Your output should consist solely of the lines from the one with "A paintball launched" through the end of the records, reproduced exactly, both ends included.

:: Exercise material ::

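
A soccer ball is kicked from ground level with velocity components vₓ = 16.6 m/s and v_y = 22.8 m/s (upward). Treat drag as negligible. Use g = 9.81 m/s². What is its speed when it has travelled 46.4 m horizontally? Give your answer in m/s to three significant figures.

At x = 46.4 m, t = x/vₓ = 46.4/16.60 = 2.795 s.
Vertical velocity there: v_y = v_y0 − g t = 22.80 − 9.81 × 2.795 = −4.621 m/s.
Speed: √(vₓ² + v_y²) = √(16.60² + 4.621²) = 17.23 m/s.

17.2 m/s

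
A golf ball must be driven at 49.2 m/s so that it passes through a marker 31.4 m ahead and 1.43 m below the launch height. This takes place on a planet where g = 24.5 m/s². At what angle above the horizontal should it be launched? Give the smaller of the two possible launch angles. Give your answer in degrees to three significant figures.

Trajectory: y = x tanθ − g x² (1 + tan²θ)/(2v₀²). With x = 31.4, y = −1.43, v₀ = 49.2, g = 24.5:
4.990 tan²θ − 31.4 tanθ + (3.560) = 0.
tanθ = [31.4 ± √(31.4² − 4 × 4.990 × (3.560))] / (2 × 4.990) = (31.4 ± 30.25) / 9.979, giving tanθ = 0.1155 or 6.178.
θ = 6.587° or 80.81°; the smaller is 6.587°.

6.59°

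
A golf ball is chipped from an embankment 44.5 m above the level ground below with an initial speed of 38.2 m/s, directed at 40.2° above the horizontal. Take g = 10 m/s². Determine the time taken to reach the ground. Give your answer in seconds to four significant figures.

Horizontal component vₓ = 38.20 cos 40.2° = 29.18 m/s; vertical v_y0 = 38.20 sin 40.2° = 24.66 m/s.
The projectile lands when y = 44.5 + (24.66) t − ½·10.0·t² = 0. Positive root: t = (24.66 + √(24.66² + 2·10.0·44.5)) / 10.0 = (24.66 + 38.70) / 10.0 = 6.336 s.

6.336 s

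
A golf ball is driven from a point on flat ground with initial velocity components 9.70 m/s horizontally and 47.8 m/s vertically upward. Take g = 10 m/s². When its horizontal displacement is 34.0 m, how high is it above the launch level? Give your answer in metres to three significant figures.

106 m

Time to reach x = 34.0 m: t = x/vₓ = 34.0/9.700 = 3.505 s.
Height: y = v_y0 t − ½ g t² = 47.80 × 3.505 − 5.000 × 3.505² = 167.5 − 61.43 = 106.1 m.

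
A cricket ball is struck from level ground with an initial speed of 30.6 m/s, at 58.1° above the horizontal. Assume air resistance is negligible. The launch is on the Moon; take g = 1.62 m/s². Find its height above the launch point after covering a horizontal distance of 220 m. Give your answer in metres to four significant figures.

203.5 m

Horizontal component vₓ = 30.60 cos 58.1° = 16.17 m/s; vertical v_y0 = 30.60 sin 58.1° = 25.98 m/s.
At x = 220 m, t = x/vₓ = 220/16.17 = 13.61 s.
Height: y = v_y0 t − ½ g t² = 25.98 × 13.61 − 0.8100 × 13.61² = 353.4 − 149.9 = 203.5 m.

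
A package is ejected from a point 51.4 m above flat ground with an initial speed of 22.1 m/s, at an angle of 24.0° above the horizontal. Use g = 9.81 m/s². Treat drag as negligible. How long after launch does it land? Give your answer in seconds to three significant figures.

Components: vₓ = 22.10 cos 24.0° = 20.19 m/s, v_y0 = 22.10 sin 24.0° = 8.989 m/s.
The projectile lands when y = 51.4 + (8.989) t − ½·9.81·t² = 0. Positive root: t = (8.989 + √(8.989² + 2·9.81·51.4)) / 9.81 = (8.989 + 33.00) / 9.81 = 4.281 s.

4.28 s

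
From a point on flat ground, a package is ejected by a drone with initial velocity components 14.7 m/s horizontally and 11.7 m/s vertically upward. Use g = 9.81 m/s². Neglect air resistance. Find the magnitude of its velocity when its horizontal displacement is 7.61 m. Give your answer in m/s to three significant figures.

16.1 m/s

At x = 7.61 m, t = x/vₓ = 7.61/14.70 = 0.5177 s.
Vertical velocity there: v_y = v_y0 − g t = 11.70 − 9.81 × 0.5177 = 6.621 m/s.
Speed: √(vₓ² + v_y²) = √(14.70² + 6.621²) = 16.12 m/s.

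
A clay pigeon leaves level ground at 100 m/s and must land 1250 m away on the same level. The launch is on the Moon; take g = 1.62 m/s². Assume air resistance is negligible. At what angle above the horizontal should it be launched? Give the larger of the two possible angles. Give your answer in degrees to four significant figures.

From R = (v₀²/g) sin 2θ: sin 2θ = 1.62 × 1250 / 10000 = 0.2025.
2θ = 11.68° or 180° − 11.68° = 168.3°, so θ = 5.842° or 84.16°.
The larger angle is 84.16°.

84.16°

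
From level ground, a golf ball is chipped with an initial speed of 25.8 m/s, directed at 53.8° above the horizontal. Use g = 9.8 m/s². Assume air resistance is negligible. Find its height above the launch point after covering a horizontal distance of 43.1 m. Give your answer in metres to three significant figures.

19.7 m

Components: vₓ = 25.80 cos 53.8° = 15.24 m/s, v_y0 = 25.80 sin 53.8° = 20.82 m/s.
x = vₓ t ⇒ t = 43.1/15.24 = 2.829 s.
Height: y = v_y0 t − ½ g t² = 20.82 × 2.829 − 4.900 × 2.829² = 58.89 − 39.20 = 19.69 m.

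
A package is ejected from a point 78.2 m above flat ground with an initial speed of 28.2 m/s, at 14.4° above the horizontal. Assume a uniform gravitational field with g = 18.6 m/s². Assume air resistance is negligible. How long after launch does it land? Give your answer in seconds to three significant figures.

Components: vₓ = 28.20 cos 14.4° = 27.31 m/s, v_y0 = 28.20 sin 14.4° = 7.013 m/s.
Vertical motion (up positive, ground at y = 0): 9.300 t² − (7.013) t − 78.2 = 0, so t = (7.013 + √(7.013² + 2·18.6·78.2)) / 18.6 = (7.013 + 54.39) / 18.6 = 3.301 s.

3.30 s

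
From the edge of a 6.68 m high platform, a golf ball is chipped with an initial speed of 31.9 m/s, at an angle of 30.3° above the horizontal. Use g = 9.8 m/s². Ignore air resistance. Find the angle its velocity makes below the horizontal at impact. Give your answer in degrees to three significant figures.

35.6°

Components: vₓ = 31.90 cos 30.3° = 27.54 m/s, v_y0 = 31.90 sin 30.3° = 16.09 m/s.
With up positive and y = 0 at the ground: y(t) = 6.68 + (16.09) t − 4.900 t². Setting y = 0 and taking the positive root: t = [16.09 + √(16.09² + 2·9.80·6.68)] / 9.80 = (16.09 + 19.75) / 9.80 = 3.657 s.
At impact: v_y = v_y0 − g t = −19.75 m/s; vₓ = 27.54 m/s.
Angle below horizontal: arctan(|v_y|/vₓ) = arctan(19.75/27.54) = 35.64°.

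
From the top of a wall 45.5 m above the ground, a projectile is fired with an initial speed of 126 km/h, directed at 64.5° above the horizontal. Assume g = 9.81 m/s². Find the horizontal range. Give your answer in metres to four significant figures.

115.3 m

Convert: 126 km/h = 126/3.6 = 35.00 m/s.
Resolve: vₓ = 35.00 cos 64.5° = 15.07 m/s and v_y0 = 35.00 sin 64.5° = 31.59 m/s.
With up positive and y = 0 at the ground: y(t) = 45.5 + (31.59) t − 4.905 t². Setting y = 0 and taking the positive root: t = [31.59 + √(31.59² + 2·9.81·45.5)] / 9.81 = (31.59 + 43.48) / 9.81 = 7.653 s.
Horizontal distance: R = vₓ t = 15.07 × 7.653 = 115.3 m.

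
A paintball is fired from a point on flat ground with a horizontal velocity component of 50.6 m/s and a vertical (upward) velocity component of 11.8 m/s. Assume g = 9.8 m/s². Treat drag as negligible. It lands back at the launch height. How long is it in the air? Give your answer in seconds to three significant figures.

Time of flight on level ground: T = 2 v_y0 / g = 2 × 11.80 / 9.80 = 2.408 s.

2.41 s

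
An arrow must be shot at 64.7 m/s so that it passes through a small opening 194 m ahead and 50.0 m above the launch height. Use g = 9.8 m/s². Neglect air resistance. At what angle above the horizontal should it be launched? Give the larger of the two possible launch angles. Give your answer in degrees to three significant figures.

Trajectory: y = x tanθ − g x² (1 + tan²θ)/(2v₀²). With x = 194, y = 50.0, v₀ = 64.7, g = 9.80:
44.05 tan²θ − 194 tanθ + (94.05) = 0.
tanθ = [194 ± √(194² − 4 × 44.05 × (94.05))] / (2 × 44.05) = (194 ± 145.1) / 88.11, giving tanθ = 0.5547 or 3.849.
θ = 29.02° or 75.44°; the larger is 75.44°.

75.4°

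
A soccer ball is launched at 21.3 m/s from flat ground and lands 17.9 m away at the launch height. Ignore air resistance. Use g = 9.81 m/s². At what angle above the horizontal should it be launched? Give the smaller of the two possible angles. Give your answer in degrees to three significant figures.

Level-ground range R = v₀² sin(2θ)/g ⇒ sin(2θ) = gR/v₀² = 9.81 × 17.9 / 21.3² = 0.3870.
2θ = 22.77° or 180° − 22.77° = 157.2°, so θ = 11.39° or 78.61°.
The smaller angle is 11.39°.

11.4°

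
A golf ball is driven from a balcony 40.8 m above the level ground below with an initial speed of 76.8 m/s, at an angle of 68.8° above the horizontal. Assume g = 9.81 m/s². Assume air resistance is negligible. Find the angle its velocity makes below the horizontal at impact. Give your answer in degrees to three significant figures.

70.2°

Horizontal component vₓ = 76.80 cos 68.8° = 27.77 m/s; vertical v_y0 = 76.80 sin 68.8° = 71.60 m/s.
With up positive and y = 0 at the ground: y(t) = 40.8 + (71.60) t − 4.905 t². Setting y = 0 and taking the positive root: t = [71.60 + √(71.60² + 2·9.81·40.8)] / 9.81 = (71.60 + 76.99) / 9.81 = 15.15 s.
At impact: v_y = v_y0 − g t = −76.99 m/s; vₓ = 27.77 m/s.
Angle below horizontal: arctan(|v_y|/vₓ) = arctan(76.99/27.77) = 70.16°.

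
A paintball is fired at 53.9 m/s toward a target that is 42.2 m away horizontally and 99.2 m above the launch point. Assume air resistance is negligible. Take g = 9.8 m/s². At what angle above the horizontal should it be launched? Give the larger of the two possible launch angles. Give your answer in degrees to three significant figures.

84.8°

Trajectory: y = x tanθ − g x² (1 + tan²θ)/(2v₀²). With x = 42.2, y = 99.2, v₀ = 53.9, g = 9.80:
3.004 tan²θ − 42.2 tanθ + (102.2) = 0.
tanθ = [42.2 ± √(42.2² − 4 × 3.004 × (102.2))] / (2 × 3.004) = (42.2 ± 23.51) / 6.007, giving tanθ = 3.111 or 10.94.
θ = 72.18° or 84.78°; the larger is 84.78°.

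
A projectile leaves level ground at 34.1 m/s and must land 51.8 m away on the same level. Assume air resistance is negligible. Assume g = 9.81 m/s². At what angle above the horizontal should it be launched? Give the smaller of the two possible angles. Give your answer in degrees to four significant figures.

12.96°

Level-ground range R = v₀² sin(2θ)/g ⇒ sin(2θ) = gR/v₀² = 9.81 × 51.8 / 34.1² = 0.4370.
2θ = 25.91° or 180° − 25.91° = 154.1°, so θ = 12.96° or 77.04°.
The smaller angle is 12.96°.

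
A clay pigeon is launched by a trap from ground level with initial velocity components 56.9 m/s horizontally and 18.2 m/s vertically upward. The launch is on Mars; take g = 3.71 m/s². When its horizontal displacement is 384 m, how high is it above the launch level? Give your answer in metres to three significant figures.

38.3 m

At x = 384 m, t = x/vₓ = 384/56.90 = 6.749 s.
Height: y = v_y0 t − ½ g t² = 18.20 × 6.749 − 1.855 × 6.749² = 122.8 − 84.49 = 38.34 m.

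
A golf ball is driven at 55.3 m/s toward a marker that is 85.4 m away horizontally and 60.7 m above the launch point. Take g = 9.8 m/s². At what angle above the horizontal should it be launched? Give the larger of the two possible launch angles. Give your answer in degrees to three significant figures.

81.0°

Trajectory: y = x tanθ − g x² (1 + tan²θ)/(2v₀²). With x = 85.4, y = 60.7, v₀ = 55.3, g = 9.80:
11.69 tan²θ − 85.4 tanθ + (72.39) = 0.
tanθ = [85.4 ± √(85.4² − 4 × 11.69 × (72.39))] / (2 × 11.69) = (85.4 ± 62.53) / 23.37, giving tanθ = 0.9787 or 6.329.
θ = 44.38° or 81.02°; the larger is 81.02°.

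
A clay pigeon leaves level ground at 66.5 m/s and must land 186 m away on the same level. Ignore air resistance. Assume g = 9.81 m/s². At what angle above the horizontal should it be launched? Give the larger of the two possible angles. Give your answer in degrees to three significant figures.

77.8°

From R = (v₀²/g) sin 2θ: sin 2θ = 9.81 × 186 / 4422.2 = 0.4126.
2θ = 24.37° or 180° − 24.37° = 155.6°, so θ = 12.18° or 77.82°.
The larger angle is 77.82°.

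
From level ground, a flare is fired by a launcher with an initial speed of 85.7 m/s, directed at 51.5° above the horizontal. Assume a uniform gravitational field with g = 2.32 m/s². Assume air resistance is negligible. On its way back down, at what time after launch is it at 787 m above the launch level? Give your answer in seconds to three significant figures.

41.5 s

Horizontal component vₓ = 85.70 cos 51.5° = 53.35 m/s; vertical v_y0 = 85.70 sin 51.5° = 67.07 m/s.
Height y(t) = 67.07 t − 1.160 t² = 787 gives 1.160 t² − 67.07 t + 787 = 0.
t = [67.07 ± √(67.07² − 2·2.32·787)] / 2.32 = (67.07 ± 29.10) / 2.32, so t = 16.37 s or t = 41.45 s.
The descending-branch root is 41.45 s.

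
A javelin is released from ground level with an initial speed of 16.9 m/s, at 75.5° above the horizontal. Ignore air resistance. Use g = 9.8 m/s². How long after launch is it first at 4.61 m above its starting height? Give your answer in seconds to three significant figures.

vₓ = 16.90 cos 75.5° = 4.231 m/s; v_y0 = 16.90 sin 75.5° = 16.36 m/s.
Height y(t) = 16.36 t − 4.900 t² = 4.61 gives 4.900 t² − 16.36 t + 4.61 = 0.
t = [16.36 ± √(16.36² − 2·9.80·4.61)] / 9.80 = (16.36 ± 13.32) / 9.80, so t = 0.3107 s or t = 3.028 s.
The first (ascending) time is 0.3107 s.

0.311 s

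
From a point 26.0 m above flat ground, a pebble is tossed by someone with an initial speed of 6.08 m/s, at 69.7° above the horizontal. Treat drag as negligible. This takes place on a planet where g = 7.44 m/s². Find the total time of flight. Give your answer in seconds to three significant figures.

3.52 s

Resolve: vₓ = 6.080 cos 69.7° = 2.109 m/s and v_y0 = 6.080 sin 69.7° = 5.702 m/s.
Vertical motion (up positive, ground at y = 0): 3.720 t² − (5.702) t − 26.0 = 0, so t = (5.702 + √(5.702² + 2·7.44·26.0)) / 7.44 = (5.702 + 20.48) / 7.44 = 3.519 s.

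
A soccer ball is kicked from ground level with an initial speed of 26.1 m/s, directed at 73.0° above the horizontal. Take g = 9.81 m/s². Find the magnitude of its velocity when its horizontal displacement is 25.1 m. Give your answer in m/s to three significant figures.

10.6 m/s

Horizontal component vₓ = 26.10 cos 73.0° = 7.631 m/s; vertical v_y0 = 26.10 sin 73.0° = 24.96 m/s.
Time to reach x = 25.1 m: t = x/vₓ = 25.1/7.631 = 3.289 s.
Vertical velocity there: v_y = v_y0 − g t = 24.96 − 9.81 × 3.289 = −7.308 m/s.
Speed: √(vₓ² + v_y²) = √(7.631² + 7.308²) = 10.57 m/s.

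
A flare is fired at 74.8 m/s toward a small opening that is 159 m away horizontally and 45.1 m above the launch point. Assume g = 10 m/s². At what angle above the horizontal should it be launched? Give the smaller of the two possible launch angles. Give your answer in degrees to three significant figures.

24.5°

Trajectory: y = x tanθ − g x² (1 + tan²θ)/(2v₀²). With x = 159, y = 45.1, v₀ = 74.8, g = 10.0:
22.59 tan²θ − 159 tanθ + (67.69) = 0.
tanθ = [159 ± √(159² − 4 × 22.59 × (67.69))] / (2 × 22.59) = (159 ± 138.4) / 45.18, giving tanθ = 0.4552 or 6.583.
θ = 24.47° or 81.36°; the smaller is 24.47°.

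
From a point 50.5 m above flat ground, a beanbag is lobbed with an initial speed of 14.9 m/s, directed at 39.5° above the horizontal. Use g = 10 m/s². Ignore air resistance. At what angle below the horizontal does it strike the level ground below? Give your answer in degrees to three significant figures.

Horizontal component vₓ = 14.90 cos 39.5° = 11.50 m/s; vertical v_y0 = 14.90 sin 39.5° = 9.478 m/s.
Vertical motion (up positive, ground at y = 0): 5.000 t² − (9.478) t − 50.5 = 0, so t = (9.478 + √(9.478² + 2·10.0·50.5)) / 10.0 = (9.478 + 33.16) / 10.0 = 4.264 s.
At impact: v_y = v_y0 − g t = −33.16 m/s; vₓ = 11.50 m/s.
Angle below horizontal: arctan(|v_y|/vₓ) = arctan(33.16/11.50) = 70.88°.

70.9°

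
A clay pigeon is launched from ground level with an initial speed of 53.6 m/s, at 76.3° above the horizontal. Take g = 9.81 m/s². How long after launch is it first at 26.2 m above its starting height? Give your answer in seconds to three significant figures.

Horizontal component vₓ = 53.60 cos 76.3° = 12.69 m/s; vertical v_y0 = 53.60 sin 76.3° = 52.08 m/s.
Height y(t) = 52.08 t − 4.905 t² = 26.2 gives 4.905 t² − 52.08 t + 26.2 = 0.
Quadratic formula: t = (52.08 ± √2197.8) / 9.81 = (52.08 ± 46.88) / 9.81 → t = 0.5295 s or 10.09 s.
The first (ascending) time is 0.5295 s.

0.530 s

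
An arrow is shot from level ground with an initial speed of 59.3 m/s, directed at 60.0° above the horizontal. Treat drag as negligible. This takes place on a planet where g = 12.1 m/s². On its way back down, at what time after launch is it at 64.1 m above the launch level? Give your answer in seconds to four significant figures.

6.968 s

Resolve: vₓ = 59.30 cos 60.0° = 29.65 m/s and v_y0 = 59.30 sin 60.0° = 51.36 m/s.
Require v_y0 t − ½ g t² = 64.1, i.e. 6.050 t² − 51.36 t + 64.1 = 0.
Quadratic formula: t = (51.36 ± √1086.1) / 12.1 = (51.36 ± 32.96) / 12.1 → t = 1.521 s or 6.968 s.
The descending-branch root is 6.968 s.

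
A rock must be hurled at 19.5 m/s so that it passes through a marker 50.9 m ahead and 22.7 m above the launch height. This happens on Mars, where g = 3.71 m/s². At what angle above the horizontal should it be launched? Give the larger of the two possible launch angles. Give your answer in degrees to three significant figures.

72.3°

Trajectory: y = x tanθ − g x² (1 + tan²θ)/(2v₀²). With x = 50.9, y = 22.7, v₀ = 19.5, g = 3.71:
12.64 tan²θ − 50.9 tanθ + (35.34) = 0.
tanθ = [50.9 ± √(50.9² − 4 × 12.64 × (35.34))] / (2 × 12.64) = (50.9 ± 28.36) / 25.28, giving tanθ = 0.8917 or 3.136.
θ = 41.72° or 72.31°; the larger is 72.31°.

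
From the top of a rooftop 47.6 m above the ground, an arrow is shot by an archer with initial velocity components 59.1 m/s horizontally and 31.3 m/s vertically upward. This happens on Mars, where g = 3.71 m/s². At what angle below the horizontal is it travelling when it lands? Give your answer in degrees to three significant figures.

With up positive and y = 0 at the ground: y(t) = 47.6 + (31.30) t − 1.855 t². Setting y = 0 and taking the positive root: t = [31.30 + √(31.30² + 2·3.71·47.6)] / 3.71 = (31.30 + 36.51) / 3.71 = 18.28 s.
At impact: v_y = v_y0 − g t = −36.51 m/s; vₓ = 59.10 m/s.
Angle below horizontal: arctan(|v_y|/vₓ) = arctan(36.51/59.10) = 31.71°.

31.7°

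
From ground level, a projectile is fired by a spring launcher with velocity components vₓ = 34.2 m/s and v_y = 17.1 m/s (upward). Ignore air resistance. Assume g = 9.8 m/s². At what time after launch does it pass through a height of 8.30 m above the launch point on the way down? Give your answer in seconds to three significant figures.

Require v_y0 t − ½ g t² = 8.30, i.e. 4.900 t² − 17.10 t + 8.30 = 0.
t = [17.10 ± √(17.10² − 2·9.80·8.30)] / 9.80 = (17.10 ± 11.39) / 9.80, so t = 0.5827 s or t = 2.907 s.
The descending-branch root is 2.907 s.

2.91 s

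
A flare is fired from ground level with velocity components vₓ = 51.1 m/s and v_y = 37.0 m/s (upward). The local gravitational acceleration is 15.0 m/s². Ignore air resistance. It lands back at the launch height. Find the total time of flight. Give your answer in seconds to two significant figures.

4.9 s

Landing at launch height ⇒ T = 2 v_y0 / g = 2 × 37.00 / 15.0 = 4.933 s.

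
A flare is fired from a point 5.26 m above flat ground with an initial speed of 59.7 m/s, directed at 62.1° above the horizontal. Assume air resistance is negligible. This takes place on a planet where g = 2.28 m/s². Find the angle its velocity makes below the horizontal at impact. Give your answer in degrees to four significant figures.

Horizontal component vₓ = 59.70 cos 62.1° = 27.94 m/s; vertical v_y0 = 59.70 sin 62.1° = 52.76 m/s.
With up positive and y = 0 at the ground: y(t) = 5.26 + (52.76) t − 1.140 t². Setting y = 0 and taking the positive root: t = [52.76 + √(52.76² + 2·2.28·5.26)] / 2.28 = (52.76 + 52.99) / 2.28 = 46.38 s.
At impact: v_y = v_y0 − g t = −52.99 m/s; vₓ = 27.94 m/s.
Angle below horizontal: arctan(|v_y|/vₓ) = arctan(52.99/27.94) = 62.20°.

62.20°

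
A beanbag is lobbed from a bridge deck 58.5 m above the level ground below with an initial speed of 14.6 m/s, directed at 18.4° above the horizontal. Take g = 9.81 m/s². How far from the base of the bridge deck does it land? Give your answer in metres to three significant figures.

Components: vₓ = 14.60 cos 18.4° = 13.85 m/s, v_y0 = 14.60 sin 18.4° = 4.608 m/s.
Vertical motion (up positive, ground at y = 0): 4.905 t² − (4.608) t − 58.5 = 0, so t = (4.608 + √(4.608² + 2·9.81·58.5)) / 9.81 = (4.608 + 34.19) / 9.81 = 3.955 s.
Horizontal distance: R = vₓ t = 13.85 × 3.955 = 54.79 m.

54.8 m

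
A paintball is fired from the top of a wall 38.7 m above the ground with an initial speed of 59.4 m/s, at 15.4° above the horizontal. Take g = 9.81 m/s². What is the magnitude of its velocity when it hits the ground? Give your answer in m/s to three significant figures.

65.5 m/s

Components: vₓ = 59.40 cos 15.4° = 57.27 m/s, v_y0 = 59.40 sin 15.4° = 15.77 m/s.
With up positive and y = 0 at the ground: y(t) = 38.7 + (15.77) t − 4.905 t². Setting y = 0 and taking the positive root: t = [15.77 + √(15.77² + 2·9.81·38.7)] / 9.81 = (15.77 + 31.75) / 9.81 = 4.845 s.
Vertical velocity at impact: v_y = v_y0 − g t = 15.77 − 9.81 × 4.845 = −31.75 m/s.
Speed: |v| = √(vₓ² + v_y²) = √(57.27² + 31.75²) = 65.48 m/s.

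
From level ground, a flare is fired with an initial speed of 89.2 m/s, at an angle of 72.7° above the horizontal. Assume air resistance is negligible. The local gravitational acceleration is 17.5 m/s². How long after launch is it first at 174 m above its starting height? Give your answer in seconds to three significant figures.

2.92 s

Components: vₓ = 89.20 cos 72.7° = 26.53 m/s, v_y0 = 89.20 sin 72.7° = 85.16 m/s.
Require v_y0 t − ½ g t² = 174, i.e. 8.750 t² − 85.16 t + 174 = 0.
t = [85.16 ± √(85.16² − 2·17.5·174)] / 17.5 = (85.16 ± 34.10) / 17.5, so t = 2.918 s or t = 6.815 s.
The first (ascending) time is 2.918 s.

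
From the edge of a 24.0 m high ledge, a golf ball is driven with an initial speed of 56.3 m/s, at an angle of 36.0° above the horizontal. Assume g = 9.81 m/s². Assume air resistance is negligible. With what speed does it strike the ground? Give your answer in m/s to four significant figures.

60.34 m/s

Horizontal component vₓ = 56.30 cos 36.0° = 45.55 m/s; vertical v_y0 = 56.30 sin 36.0° = 33.09 m/s.
The projectile lands when y = 24.0 + (33.09) t − ½·9.81·t² = 0. Positive root: t = (33.09 + √(33.09² + 2·9.81·24.0)) / 9.81 = (33.09 + 39.57) / 9.81 = 7.407 s.
Vertical velocity at impact: v_y = v_y0 − g t = 33.09 − 9.81 × 7.407 = −39.57 m/s.
Speed: |v| = √(vₓ² + v_y²) = √(45.55² + 39.57²) = 60.34 m/s.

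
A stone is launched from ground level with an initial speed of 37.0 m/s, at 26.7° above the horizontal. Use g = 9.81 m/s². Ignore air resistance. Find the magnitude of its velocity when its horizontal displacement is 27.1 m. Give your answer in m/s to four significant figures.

Components: vₓ = 37.00 cos 26.7° = 33.05 m/s, v_y0 = 37.00 sin 26.7° = 16.62 m/s.
Time to reach x = 27.1 m: t = x/vₓ = 27.1/33.05 = 0.8199 s.
Vertical velocity there: v_y = v_y0 − g t = 16.62 − 9.81 × 0.8199 = 8.582 m/s.
Speed: √(vₓ² + v_y²) = √(33.05² + 8.582²) = 34.15 m/s.

34.15 m/s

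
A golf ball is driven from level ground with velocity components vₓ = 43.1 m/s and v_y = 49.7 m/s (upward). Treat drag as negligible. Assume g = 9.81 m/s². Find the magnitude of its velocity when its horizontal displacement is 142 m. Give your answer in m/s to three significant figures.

Time to reach x = 142 m: t = x/vₓ = 142/43.10 = 3.295 s.
Vertical velocity there: v_y = v_y0 − g t = 49.70 − 9.81 × 3.295 = 17.38 m/s.
Speed: √(vₓ² + v_y²) = √(43.10² + 17.38²) = 46.47 m/s.

46.5 m/s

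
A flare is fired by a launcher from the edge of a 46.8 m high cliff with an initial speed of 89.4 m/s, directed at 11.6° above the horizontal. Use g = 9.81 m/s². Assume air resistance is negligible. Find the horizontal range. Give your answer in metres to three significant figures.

475 m

Components: vₓ = 89.40 cos 11.6° = 87.57 m/s, v_y0 = 89.40 sin 11.6° = 17.98 m/s.
Vertical motion (up positive, ground at y = 0): 4.905 t² − (17.98) t − 46.8 = 0, so t = (17.98 + √(17.98² + 2·9.81·46.8)) / 9.81 = (17.98 + 35.23) / 9.81 = 5.424 s.
Horizontal distance: R = vₓ t = 87.57 × 5.424 = 475.0 m.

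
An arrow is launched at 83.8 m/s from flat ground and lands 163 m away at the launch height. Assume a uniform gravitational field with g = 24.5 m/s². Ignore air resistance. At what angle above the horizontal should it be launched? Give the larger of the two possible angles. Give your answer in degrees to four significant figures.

From R = (v₀²/g) sin 2θ: sin 2θ = 24.5 × 163 / 7022.4 = 0.5687.
2θ = 34.66° or 180° − 34.66° = 145.3°, so θ = 17.33° or 72.67°.
The larger angle is 72.67°.

72.67°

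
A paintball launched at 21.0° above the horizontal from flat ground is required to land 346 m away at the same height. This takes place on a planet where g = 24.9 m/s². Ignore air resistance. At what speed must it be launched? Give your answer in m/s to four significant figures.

113.5 m/s

From R = (v₀² / g) sin 2θ: v₀ = √(gR / sin 2θ).
v₀ = √(24.9 × 346 / sin 42.00°) = √(8615 / 0.6691) = √12876 = 113.5 m/s.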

:::

= Result of the task =
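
A paintball launched at 21.0° above the horizontal from flat ground is required to land 346 m away at the same height. This takes place on a planet where g = 24.9 m/s². Ignore air resistance. At what speed must it be launched? Give your answer in m/s to four significant figures.

113.5 m/s

From R = (v₀² / g) sin 2θ: v₀ = √(gR / sin 2θ).
v₀ = √(24.9 × 346 / sin 42.00°) = √(8615 / 0.6691) = √12876 = 113.5 m/s.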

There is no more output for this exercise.